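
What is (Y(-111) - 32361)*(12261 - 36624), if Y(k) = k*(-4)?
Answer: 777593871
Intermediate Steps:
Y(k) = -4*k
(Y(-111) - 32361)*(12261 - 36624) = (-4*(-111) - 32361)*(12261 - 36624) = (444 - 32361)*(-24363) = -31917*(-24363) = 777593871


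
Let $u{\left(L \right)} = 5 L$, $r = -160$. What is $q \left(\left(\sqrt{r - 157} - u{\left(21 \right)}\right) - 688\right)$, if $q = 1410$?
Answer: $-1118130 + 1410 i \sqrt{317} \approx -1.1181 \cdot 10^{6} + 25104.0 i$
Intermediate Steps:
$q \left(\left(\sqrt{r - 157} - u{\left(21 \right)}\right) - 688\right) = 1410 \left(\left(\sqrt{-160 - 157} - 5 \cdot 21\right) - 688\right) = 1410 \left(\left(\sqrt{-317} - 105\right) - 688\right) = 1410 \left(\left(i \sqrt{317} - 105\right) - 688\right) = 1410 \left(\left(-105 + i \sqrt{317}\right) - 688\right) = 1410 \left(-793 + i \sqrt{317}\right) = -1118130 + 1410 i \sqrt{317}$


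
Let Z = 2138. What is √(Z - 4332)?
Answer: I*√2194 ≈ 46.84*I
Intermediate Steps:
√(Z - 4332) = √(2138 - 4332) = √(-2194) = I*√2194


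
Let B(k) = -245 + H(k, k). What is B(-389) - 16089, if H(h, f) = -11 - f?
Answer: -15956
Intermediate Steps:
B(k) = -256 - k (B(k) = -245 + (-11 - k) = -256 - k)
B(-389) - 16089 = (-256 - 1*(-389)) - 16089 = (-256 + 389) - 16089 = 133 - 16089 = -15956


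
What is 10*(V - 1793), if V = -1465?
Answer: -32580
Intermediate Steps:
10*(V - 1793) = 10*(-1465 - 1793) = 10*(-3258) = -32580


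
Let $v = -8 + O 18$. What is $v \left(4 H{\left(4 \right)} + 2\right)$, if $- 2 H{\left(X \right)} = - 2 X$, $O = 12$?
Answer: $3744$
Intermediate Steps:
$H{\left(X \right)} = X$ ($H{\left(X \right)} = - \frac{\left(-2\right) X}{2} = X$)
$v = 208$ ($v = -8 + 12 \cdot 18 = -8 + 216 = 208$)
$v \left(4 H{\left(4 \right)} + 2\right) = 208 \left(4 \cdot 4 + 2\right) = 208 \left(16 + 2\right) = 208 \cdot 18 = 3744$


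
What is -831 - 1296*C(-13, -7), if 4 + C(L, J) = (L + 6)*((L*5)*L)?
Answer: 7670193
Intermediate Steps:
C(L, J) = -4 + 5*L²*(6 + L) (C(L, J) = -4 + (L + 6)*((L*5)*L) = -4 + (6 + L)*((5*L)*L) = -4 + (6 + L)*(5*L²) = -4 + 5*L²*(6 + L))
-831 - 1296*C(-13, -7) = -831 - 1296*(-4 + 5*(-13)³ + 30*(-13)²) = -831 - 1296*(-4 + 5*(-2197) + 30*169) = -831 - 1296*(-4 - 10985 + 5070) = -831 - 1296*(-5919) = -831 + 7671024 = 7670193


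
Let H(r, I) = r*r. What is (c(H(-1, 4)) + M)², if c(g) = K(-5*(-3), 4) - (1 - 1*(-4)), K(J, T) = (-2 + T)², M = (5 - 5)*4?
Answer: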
...
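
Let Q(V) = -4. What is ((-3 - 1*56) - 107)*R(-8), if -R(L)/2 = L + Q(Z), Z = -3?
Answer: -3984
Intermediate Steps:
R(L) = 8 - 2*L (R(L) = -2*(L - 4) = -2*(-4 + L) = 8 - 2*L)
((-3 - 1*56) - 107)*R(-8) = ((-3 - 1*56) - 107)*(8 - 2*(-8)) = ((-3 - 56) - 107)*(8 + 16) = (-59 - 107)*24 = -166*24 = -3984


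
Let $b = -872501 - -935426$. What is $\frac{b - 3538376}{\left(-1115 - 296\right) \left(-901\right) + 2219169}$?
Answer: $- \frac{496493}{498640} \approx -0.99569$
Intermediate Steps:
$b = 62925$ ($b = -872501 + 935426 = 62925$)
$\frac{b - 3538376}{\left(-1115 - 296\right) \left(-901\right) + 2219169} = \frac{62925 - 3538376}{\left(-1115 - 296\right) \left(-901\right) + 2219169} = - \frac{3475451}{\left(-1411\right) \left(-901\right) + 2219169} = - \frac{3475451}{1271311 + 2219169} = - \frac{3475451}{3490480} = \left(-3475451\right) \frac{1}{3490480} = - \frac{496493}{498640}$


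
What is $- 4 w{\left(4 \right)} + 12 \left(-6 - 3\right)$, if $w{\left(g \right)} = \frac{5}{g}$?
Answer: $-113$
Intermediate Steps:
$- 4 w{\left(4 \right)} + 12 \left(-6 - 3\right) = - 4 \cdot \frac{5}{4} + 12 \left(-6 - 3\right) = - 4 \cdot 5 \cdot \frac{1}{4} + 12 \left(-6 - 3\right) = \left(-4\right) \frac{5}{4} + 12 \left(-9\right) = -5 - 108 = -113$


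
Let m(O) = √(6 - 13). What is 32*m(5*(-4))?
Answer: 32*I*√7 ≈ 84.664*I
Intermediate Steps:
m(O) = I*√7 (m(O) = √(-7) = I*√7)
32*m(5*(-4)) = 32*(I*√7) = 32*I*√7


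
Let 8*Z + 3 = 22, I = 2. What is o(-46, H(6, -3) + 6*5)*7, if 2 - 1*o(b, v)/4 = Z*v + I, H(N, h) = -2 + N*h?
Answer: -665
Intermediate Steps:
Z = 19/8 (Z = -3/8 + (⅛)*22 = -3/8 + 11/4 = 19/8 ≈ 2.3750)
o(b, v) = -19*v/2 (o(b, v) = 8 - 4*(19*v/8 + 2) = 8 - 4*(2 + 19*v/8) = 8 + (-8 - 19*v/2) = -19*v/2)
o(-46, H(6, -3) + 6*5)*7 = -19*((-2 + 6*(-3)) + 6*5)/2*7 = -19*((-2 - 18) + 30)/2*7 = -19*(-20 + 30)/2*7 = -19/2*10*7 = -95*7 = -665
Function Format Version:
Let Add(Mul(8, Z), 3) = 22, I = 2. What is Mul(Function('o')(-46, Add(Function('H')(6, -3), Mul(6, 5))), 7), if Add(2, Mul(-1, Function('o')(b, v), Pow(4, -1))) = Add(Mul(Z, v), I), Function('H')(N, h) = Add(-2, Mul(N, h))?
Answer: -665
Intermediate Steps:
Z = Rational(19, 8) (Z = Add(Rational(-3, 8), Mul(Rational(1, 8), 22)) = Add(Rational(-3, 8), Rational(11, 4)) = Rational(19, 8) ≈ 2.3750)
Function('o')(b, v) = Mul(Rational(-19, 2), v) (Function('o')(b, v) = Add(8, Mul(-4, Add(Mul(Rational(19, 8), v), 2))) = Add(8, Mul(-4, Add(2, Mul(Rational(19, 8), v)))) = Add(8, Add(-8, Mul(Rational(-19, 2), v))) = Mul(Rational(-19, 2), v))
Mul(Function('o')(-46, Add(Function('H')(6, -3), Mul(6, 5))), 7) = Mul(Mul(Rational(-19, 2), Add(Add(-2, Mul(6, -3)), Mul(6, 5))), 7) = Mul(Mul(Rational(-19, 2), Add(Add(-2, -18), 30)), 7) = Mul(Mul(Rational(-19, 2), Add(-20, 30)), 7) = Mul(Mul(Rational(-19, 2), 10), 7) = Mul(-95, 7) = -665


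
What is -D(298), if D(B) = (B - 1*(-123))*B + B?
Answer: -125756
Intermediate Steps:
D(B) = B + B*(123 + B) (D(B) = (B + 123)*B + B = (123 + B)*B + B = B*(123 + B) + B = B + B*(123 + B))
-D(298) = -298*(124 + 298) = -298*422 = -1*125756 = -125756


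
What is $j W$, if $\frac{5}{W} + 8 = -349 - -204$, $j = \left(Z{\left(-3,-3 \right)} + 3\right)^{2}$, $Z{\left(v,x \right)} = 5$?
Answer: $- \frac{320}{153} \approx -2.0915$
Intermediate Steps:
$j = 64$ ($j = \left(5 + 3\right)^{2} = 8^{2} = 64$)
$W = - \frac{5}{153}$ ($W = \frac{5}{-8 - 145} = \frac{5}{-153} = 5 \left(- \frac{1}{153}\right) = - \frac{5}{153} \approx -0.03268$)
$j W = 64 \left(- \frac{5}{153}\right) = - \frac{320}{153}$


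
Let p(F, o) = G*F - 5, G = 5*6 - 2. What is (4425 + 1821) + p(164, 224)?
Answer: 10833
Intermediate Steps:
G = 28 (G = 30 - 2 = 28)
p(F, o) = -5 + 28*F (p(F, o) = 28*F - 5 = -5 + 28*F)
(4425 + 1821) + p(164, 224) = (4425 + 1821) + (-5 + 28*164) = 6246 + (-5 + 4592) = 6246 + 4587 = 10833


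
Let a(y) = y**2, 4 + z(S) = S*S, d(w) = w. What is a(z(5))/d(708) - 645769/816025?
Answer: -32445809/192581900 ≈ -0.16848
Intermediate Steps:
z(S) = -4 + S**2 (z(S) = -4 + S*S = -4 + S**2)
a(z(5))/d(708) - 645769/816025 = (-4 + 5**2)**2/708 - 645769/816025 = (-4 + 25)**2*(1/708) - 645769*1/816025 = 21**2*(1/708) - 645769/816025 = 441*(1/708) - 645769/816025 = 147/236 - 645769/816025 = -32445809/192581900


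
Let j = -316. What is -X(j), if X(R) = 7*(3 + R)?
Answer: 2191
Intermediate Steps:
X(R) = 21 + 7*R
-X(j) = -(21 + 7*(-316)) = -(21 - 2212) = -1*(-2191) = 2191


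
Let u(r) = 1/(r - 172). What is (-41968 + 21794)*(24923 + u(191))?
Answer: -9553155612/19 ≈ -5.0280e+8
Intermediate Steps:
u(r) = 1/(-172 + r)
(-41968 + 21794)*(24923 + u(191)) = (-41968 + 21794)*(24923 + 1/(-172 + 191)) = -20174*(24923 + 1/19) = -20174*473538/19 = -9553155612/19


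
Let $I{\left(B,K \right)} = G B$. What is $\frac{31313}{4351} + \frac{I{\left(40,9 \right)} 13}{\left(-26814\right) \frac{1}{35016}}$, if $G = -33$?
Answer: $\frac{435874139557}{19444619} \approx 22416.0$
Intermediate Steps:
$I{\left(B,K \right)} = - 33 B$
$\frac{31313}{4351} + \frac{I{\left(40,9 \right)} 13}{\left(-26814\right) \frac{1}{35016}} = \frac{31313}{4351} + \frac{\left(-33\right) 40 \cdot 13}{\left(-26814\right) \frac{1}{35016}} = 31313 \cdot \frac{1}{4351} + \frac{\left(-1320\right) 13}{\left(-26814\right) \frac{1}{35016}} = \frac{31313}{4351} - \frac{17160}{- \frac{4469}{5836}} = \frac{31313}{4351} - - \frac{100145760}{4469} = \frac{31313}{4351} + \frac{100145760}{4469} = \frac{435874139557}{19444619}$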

HOW TO COMPLETE THIS TASK — For this exercise, please output exactly the lines above starting at the line with "Answer: $-113$" and ending at the line with "Answer: -125756", ends included.

TASK RESULT —
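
Answer: $-113$
Intermediate Steps:
$- 4 w{\left(4 \right)} + 12 \left(-6 - 3\right) = - 4 \cdot \frac{5}{4} + 12 \left(-6 - 3\right) = - 4 \cdot 5 \cdot \frac{1}{4} + 12 \left(-6 - 3\right) = \left(-4\right) \frac{5}{4} + 12 \left(-9\right) = -5 - 108 = -113$


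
Let m(O) = √(6 - 13). What is 32*m(5*(-4))?
Answer: 32*I*√7 ≈ 84.664*I
Intermediate Steps:
m(O) = I*√7 (m(O) = √(-7) = I*√7)
32*m(5*(-4)) = 32*(I*√7) = 32*I*√7


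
Let 8*Z + 3 = 22, I = 2. What is o(-46, H(6, -3) + 6*5)*7, if 2 - 1*o(b, v)/4 = Z*v + I, H(N, h) = -2 + N*h?
Answer: -665
Intermediate Steps:
Z = 19/8 (Z = -3/8 + (⅛)*22 = -3/8 + 11/4 = 19/8 ≈ 2.3750)
o(b, v) = -19*v/2 (o(b, v) = 8 - 4*(19*v/8 + 2) = 8 - 4*(2 + 19*v/8) = 8 + (-8 - 19*v/2) = -19*v/2)
o(-46, H(6, -3) + 6*5)*7 = -19*((-2 + 6*(-3)) + 6*5)/2*7 = -19*((-2 - 18) + 30)/2*7 = -19*(-20 + 30)/2*7 = -19/2*10*7 = -95*7 = -665
Function Format Version:
Let Add(Mul(8, Z), 3) = 22, I = 2. What is Mul(Function('o')(-46, Add(Function('H')(6, -3), Mul(6, 5))), 7), if Add(2, Mul(-1, Function('o')(b, v), Pow(4, -1))) = Add(Mul(Z, v), I), Function('H')(N, h) = Add(-2, Mul(N, h))?
Answer: -665
Intermediate Steps:
Z = Rational(19, 8) (Z = Add(Rational(-3, 8), Mul(Rational(1, 8), 22)) = Add(Rational(-3, 8), Rational(11, 4)) = Rational(19, 8) ≈ 2.3750)
Function('o')(b, v) = Mul(Rational(-19, 2), v) (Function('o')(b, v) = Add(8, Mul(-4, Add(Mul(Rational(19, 8), v), 2))) = Add(8, Mul(-4, Add(2, Mul(Rational(19, 8), v)))) = Add(8, Add(-8, Mul(Rational(-19, 2), v))) = Mul(Rational(-19, 2), v))
Mul(Function('o')(-46, Add(Function('H')(6, -3), Mul(6, 5))), 7) = Mul(Mul(Rational(-19, 2), Add(Add(-2, Mul(6, -3)), Mul(6, 5))), 7) = Mul(Mul(Rational(-19, 2), Add(Add(-2, -18), 30)), 7) = Mul(Mul(Rational(-19, 2), Add(-20, 30)), 7) = Mul(Mul(Rational(-19, 2), 10), 7) = Mul(-95, 7) = -665


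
What is -D(298), if D(B) = (B - 1*(-123))*B + B?
Answer: -125756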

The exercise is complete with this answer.